== What is expected ==
Your answer should consist only of the lines below from the one with "Answer: -13/20 ≈ -0.65000" through the one with "Answer: -2001271895125/183 ≈ -1.0936e+10", copied exactly.

== Records for this task ==
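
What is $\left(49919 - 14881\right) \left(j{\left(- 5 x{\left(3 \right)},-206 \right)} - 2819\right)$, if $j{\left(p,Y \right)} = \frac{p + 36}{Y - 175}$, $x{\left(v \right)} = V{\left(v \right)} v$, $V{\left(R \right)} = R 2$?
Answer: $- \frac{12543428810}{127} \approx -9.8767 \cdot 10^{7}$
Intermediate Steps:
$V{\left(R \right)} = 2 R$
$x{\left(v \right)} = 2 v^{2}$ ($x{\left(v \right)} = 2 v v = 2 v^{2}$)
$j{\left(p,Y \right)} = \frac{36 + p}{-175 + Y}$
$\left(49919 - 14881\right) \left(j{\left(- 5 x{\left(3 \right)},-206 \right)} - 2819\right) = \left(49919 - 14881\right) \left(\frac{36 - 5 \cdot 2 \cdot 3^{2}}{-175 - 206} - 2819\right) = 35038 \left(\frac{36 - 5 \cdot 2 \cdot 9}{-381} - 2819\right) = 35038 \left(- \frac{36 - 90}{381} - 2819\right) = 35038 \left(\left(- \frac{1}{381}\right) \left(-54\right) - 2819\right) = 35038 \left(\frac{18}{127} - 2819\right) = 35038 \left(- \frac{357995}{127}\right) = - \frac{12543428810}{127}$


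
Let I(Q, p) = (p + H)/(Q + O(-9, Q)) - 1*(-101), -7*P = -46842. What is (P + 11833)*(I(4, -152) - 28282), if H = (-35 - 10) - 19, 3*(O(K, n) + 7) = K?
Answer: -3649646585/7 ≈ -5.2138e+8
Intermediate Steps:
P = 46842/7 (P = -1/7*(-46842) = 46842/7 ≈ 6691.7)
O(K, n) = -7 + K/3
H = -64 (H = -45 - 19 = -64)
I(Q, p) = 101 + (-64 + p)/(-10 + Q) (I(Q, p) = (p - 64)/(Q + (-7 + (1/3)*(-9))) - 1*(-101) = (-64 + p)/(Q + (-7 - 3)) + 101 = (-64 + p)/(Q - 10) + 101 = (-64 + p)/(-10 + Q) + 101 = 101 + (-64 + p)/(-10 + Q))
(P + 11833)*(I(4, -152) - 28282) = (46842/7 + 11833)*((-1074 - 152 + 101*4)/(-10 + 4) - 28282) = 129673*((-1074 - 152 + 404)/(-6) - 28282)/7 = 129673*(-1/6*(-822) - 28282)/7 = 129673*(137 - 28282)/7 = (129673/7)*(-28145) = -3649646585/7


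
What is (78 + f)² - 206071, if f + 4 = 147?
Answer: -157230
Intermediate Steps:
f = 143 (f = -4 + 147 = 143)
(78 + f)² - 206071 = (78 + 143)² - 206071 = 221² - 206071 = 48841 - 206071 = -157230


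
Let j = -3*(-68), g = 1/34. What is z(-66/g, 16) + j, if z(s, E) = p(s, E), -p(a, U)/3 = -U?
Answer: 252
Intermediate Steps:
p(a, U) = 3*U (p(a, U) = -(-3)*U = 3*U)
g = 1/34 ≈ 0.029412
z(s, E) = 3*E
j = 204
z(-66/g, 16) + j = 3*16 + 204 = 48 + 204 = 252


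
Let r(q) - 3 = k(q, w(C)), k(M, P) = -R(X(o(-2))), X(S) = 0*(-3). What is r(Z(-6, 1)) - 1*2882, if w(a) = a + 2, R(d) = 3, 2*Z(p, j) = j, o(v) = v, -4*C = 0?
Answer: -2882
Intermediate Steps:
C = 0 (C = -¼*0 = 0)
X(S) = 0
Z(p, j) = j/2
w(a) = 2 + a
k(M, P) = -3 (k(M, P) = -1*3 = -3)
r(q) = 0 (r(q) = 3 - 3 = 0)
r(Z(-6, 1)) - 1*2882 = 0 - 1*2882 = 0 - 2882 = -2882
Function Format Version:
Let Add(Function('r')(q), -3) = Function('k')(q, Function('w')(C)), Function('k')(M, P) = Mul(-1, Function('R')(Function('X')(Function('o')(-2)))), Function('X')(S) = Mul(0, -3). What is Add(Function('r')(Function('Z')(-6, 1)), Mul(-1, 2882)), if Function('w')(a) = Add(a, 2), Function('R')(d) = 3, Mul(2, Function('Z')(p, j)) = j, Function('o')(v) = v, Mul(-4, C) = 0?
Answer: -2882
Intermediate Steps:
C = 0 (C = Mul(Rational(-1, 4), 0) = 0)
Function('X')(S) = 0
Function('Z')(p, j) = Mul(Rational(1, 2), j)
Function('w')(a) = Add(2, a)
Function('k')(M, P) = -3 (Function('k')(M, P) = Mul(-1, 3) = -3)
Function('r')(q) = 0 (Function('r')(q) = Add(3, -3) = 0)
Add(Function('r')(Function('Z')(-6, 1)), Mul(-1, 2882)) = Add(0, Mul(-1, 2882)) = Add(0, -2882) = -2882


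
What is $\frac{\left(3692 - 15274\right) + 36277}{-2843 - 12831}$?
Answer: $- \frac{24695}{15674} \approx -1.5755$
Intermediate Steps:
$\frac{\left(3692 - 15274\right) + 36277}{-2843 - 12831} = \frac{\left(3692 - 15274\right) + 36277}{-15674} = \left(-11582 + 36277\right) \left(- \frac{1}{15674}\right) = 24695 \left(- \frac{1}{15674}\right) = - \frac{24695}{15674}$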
--
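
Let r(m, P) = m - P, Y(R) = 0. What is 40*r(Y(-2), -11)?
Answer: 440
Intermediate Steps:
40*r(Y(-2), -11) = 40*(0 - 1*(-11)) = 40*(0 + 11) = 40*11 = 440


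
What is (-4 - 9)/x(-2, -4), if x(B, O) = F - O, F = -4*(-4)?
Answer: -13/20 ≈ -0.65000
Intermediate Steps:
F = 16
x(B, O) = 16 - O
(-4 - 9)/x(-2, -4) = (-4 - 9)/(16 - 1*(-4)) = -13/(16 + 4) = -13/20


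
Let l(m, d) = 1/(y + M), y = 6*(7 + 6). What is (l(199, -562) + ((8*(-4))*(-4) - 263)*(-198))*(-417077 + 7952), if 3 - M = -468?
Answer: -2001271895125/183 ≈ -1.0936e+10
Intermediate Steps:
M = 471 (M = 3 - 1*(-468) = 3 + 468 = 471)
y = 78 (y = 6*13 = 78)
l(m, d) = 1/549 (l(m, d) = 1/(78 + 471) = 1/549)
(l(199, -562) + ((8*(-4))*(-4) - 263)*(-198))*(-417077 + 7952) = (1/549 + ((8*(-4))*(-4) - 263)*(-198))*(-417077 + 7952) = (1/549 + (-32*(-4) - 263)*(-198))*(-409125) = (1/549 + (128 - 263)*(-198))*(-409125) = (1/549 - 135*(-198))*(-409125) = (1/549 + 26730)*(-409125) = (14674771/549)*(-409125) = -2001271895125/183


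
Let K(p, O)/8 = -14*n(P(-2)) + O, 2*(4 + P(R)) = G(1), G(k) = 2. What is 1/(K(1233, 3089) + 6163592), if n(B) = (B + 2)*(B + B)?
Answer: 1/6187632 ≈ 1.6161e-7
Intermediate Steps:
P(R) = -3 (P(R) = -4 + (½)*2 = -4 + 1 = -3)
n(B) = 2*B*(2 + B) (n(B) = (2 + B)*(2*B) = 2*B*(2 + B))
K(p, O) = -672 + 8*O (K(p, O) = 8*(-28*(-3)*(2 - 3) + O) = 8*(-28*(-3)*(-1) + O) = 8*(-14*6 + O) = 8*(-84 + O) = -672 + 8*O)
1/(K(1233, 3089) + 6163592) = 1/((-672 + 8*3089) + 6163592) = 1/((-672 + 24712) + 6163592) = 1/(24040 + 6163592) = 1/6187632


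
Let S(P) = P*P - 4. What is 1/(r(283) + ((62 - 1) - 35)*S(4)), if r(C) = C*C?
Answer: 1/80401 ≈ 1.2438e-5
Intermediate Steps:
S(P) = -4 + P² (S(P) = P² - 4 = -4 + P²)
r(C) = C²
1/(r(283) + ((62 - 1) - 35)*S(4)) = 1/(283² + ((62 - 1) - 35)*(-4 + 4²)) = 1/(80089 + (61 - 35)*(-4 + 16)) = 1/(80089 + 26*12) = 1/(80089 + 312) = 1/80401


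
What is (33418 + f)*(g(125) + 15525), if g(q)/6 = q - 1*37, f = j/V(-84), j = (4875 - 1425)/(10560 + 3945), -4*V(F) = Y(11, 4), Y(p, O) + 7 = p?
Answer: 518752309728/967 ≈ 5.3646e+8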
---
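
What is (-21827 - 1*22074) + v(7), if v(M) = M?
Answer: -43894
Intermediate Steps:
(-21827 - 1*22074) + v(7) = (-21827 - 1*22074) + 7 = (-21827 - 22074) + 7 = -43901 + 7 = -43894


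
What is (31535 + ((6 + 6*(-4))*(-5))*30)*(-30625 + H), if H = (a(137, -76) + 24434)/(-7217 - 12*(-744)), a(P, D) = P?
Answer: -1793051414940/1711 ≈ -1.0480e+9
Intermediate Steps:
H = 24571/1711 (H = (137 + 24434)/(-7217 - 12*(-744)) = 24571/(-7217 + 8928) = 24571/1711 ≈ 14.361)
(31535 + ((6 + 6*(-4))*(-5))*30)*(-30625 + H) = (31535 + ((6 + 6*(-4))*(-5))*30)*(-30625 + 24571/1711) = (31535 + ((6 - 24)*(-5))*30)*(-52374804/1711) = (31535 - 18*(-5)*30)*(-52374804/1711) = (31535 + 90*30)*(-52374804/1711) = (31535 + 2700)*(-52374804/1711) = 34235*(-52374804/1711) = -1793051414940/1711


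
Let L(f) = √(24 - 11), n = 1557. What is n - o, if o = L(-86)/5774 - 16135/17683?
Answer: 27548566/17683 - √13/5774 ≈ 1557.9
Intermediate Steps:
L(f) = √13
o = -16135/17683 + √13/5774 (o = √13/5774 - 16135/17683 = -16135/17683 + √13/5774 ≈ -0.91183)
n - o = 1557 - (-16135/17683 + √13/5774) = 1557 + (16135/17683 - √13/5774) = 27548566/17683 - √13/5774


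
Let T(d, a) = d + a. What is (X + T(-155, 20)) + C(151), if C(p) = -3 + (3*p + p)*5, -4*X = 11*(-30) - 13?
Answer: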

== Written response ==
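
Answer: -13/20 ≈ -0.65000
Intermediate Steps:
F = 16
x(B, O) = 16 - O
(-4 - 9)/x(-2, -4) = (-4 - 9)/(16 - 1*(-4)) = -13/(16 + 4) = -13/20


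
Let l(m, d) = 1/(y + M), y = 6*(7 + 6). What is (l(199, -562) + ((8*(-4))*(-4) - 263)*(-198))*(-417077 + 7952), if 3 - M = -468?
Answer: -2001271895125/183 ≈ -1.0936e+10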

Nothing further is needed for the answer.